• [Your assignment] Once the line containing "W_4 = the open" is found in the records below, return it and each following line exactly, up to and including the line containing "Conventions: X is", and nothing else.

• [Given data]
____________

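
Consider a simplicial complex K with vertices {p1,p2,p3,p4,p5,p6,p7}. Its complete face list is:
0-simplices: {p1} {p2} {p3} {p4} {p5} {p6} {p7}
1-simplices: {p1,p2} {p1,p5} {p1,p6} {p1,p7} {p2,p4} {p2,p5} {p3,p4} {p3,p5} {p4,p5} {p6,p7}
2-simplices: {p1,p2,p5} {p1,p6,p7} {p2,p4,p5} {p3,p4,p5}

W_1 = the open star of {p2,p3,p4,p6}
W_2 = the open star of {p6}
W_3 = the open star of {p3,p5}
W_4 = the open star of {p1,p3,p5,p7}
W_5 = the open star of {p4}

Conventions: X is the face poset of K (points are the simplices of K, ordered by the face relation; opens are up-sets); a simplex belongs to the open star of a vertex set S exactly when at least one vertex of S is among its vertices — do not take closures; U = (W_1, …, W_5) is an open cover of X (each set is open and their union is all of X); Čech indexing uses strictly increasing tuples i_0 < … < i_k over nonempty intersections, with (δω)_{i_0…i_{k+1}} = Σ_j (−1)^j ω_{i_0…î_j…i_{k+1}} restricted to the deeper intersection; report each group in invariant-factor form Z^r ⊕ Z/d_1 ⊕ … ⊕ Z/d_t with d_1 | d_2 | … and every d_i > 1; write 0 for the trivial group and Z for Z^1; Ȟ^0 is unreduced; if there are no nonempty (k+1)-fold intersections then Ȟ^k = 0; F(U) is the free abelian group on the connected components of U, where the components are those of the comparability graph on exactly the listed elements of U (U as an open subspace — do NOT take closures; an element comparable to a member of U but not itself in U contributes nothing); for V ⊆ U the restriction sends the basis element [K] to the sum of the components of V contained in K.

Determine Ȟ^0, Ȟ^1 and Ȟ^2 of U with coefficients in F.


nerve simplices:
  W1={{p2},{p3},{p4},{p6},{p1,p2},{p1,p6},{p2,p4},{p2,p5},{p3,p4},{p3,p5},{p4,p5},{p6,p7},{p1,p2,p5},{p1,p6,p7},{p2,p4,p5},{p3,p4,p5}} W2={{p6},{p1,p6},{p6,p7},{p1,p6,p7}} W3={{p3},{p5},{p1,p5},{p2,p5},{p3,p4},{p3,p5},{p4,p5},{p1,p2,p5},{p2,p4,p5},{p3,p4,p5}} W4={{p1},{p3},{p5},{p7},{p1,p2},{p1,p5},{p1,p6},{p1,p7},{p2,p5},{p3,p4},{p3,p5},{p4,p5},{p6,p7},{p1,p2,p5},{p1,p6,p7},{p2,p4,p5},{p3,p4,p5}} W5={{p4},{p2,p4},{p3,p4},{p4,p5},{p2,p4,p5},{p3,p4,p5}}
  W12={{p6},{p1,p6},{p6,p7},{p1,p6,p7}} W13={{p3},{p2,p5},{p3,p4},{p3,p5},{p4,p5},{p1,p2,p5},{p2,p4,p5},{p3,p4,p5}} W14={{p3},{p1,p2},{p1,p6},{p2,p5},{p3,p4},{p3,p5},{p4,p5},{p6,p7},{p1,p2,p5},{p1,p6,p7},{p2,p4,p5},{p3,p4,p5}} W15={{p4},{p2,p4},{p3,p4},{p4,p5},{p2,p4,p5},{p3,p4,p5}} W24={{p1,p6},{p6,p7},{p1,p6,p7}} W34={{p3},{p5},{p1,p5},{p2,p5},{p3,p4},{p3,p5},{p4,p5},{p1,p2,p5},{p2,p4,p5},{p3,p4,p5}} W35={{p3,p4},{p4,p5},{p2,p4,p5},{p3,p4,p5}} W45={{p3,p4},{p4,p5},{p2,p4,p5},{p3,p4,p5}}
  W124={{p1,p6},{p6,p7},{p1,p6,p7}} W134={{p3},{p2,p5},{p3,p4},{p3,p5},{p4,p5},{p1,p2,p5},{p2,p4,p5},{p3,p4,p5}} W135={{p3,p4},{p4,p5},{p2,p4,p5},{p3,p4,p5}} W145={{p3,p4},{p4,p5},{p2,p4,p5},{p3,p4,p5}} W345={{p3,p4},{p4,p5},{p2,p4,p5},{p3,p4,p5}}
  W1345={{p3,p4},{p4,p5},{p2,p4,p5},{p3,p4,p5}}
components per intersection:
  W1: {{p2},{p3},{p4},{p1,p2},{p2,p4},{p2,p5},{p3,p4},{p3,p5},{p4,p5},{p1,p2,p5},{p2,p4,p5},{p3,p4,p5}} {{p6},{p1,p6},{p6,p7},{p1,p6,p7}}
  W2: {{p6},{p1,p6},{p6,p7},{p1,p6,p7}}
  W3: {{p3},{p5},{p1,p5},{p2,p5},{p3,p4},{p3,p5},{p4,p5},{p1,p2,p5},{p2,p4,p5},{p3,p4,p5}}
  W4: {{p1},{p3},{p5},{p7},{p1,p2},{p1,p5},{p1,p6},{p1,p7},{p2,p5},{p3,p4},{p3,p5},{p4,p5},{p6,p7},{p1,p2,p5},{p1,p6,p7},{p2,p4,p5},{p3,p4,p5}}
  W5: {{p4},{p2,p4},{p3,p4},{p4,p5},{p2,p4,p5},{p3,p4,p5}}
  W12: {{p6},{p1,p6},{p6,p7},{p1,p6,p7}}
  W13: {{p3},{p2,p5},{p3,p4},{p3,p5},{p4,p5},{p1,p2,p5},{p2,p4,p5},{p3,p4,p5}}
  W14: {{p3},{p1,p2},{p2,p5},{p3,p4},{p3,p5},{p4,p5},{p1,p2,p5},{p2,p4,p5},{p3,p4,p5}} {{p1,p6},{p6,p7},{p1,p6,p7}}
  W15: {{p4},{p2,p4},{p3,p4},{p4,p5},{p2,p4,p5},{p3,p4,p5}}
  W24: {{p1,p6},{p6,p7},{p1,p6,p7}}
  W34: {{p3},{p5},{p1,p5},{p2,p5},{p3,p4},{p3,p5},{p4,p5},{p1,p2,p5},{p2,p4,p5},{p3,p4,p5}}
  W35: {{p3,p4},{p4,p5},{p2,p4,p5},{p3,p4,p5}}
  W45: {{p3,p4},{p4,p5},{p2,p4,p5},{p3,p4,p5}}
  W124: {{p1,p6},{p6,p7},{p1,p6,p7}}
  W134: {{p3},{p2,p5},{p3,p4},{p3,p5},{p4,p5},{p1,p2,p5},{p2,p4,p5},{p3,p4,p5}}
  W135: {{p3,p4},{p4,p5},{p2,p4,p5},{p3,p4,p5}}
  W145: {{p3,p4},{p4,p5},{p2,p4,p5},{p3,p4,p5}}
  W345: {{p3,p4},{p4,p5},{p2,p4,p5},{p3,p4,p5}}
  W1345: {{p3,p4},{p4,p5},{p2,p4,p5},{p3,p4,p5}}
C dims 6,9,5,1; δ0: rk 5, SNF 1^5; δ1: rk 4, SNF 1^4; δ2: rk 1, SNF 1^1
degree 0: 6−5−0 = 1 → Ȟ^0 ≅ Z
degree 1: 9−4−5 = 0 → Ȟ^1 ≅ 0
degree 2: 5−1−4 = 0 → Ȟ^2 ≅ 0

Ȟ^0 = Z; Ȟ^1 = 0; Ȟ^2 = 0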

____________

• [Written solution]
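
W_4 = the open star of {p1,p3,p5,p7}
W_5 = the open star of {p4}

Conventions: X is the face poset of K (points are the simplices of K, ordered by the face relation; opens are up-sets); a simplex belongs to the open star of a vertex set S exactly when at least one vertex of S is among its vertices — do not take closures; U = (W_1, …, W_5) is an open cover of X (each set is open and their union is all of X); Čech indexing uses strictly increasing tuples i_0 < … < i_k over nonempty intersections, with (δω)_{i_0…i_{k+1}} = Σ_j (−1)^j ω_{i_0…î_j…i_{k+1}} restricted to the deeper intersection; report each group in invariant-factor form Z^r ⊕ Z/d_1 ⊕ … ⊕ Z/d_t with d_1 | d_2 | … and every d_i > 1; write 0 for the trivial group and Z for Z^1; Ȟ^0 is unreduced; if there are no nonempty (k+1)-fold intersections then Ȟ^k = 0; F(U) is the free abelian group on the connected components of U, where the components are those of the comparability graph on exactly the listed elements of U (U as an open subspace — do NOT take closures; an element comparable to a member of U but not itself in U contributes nothing); for V ⊆ U the restriction sends the basis element [K] to the sum of the components of V contained in K.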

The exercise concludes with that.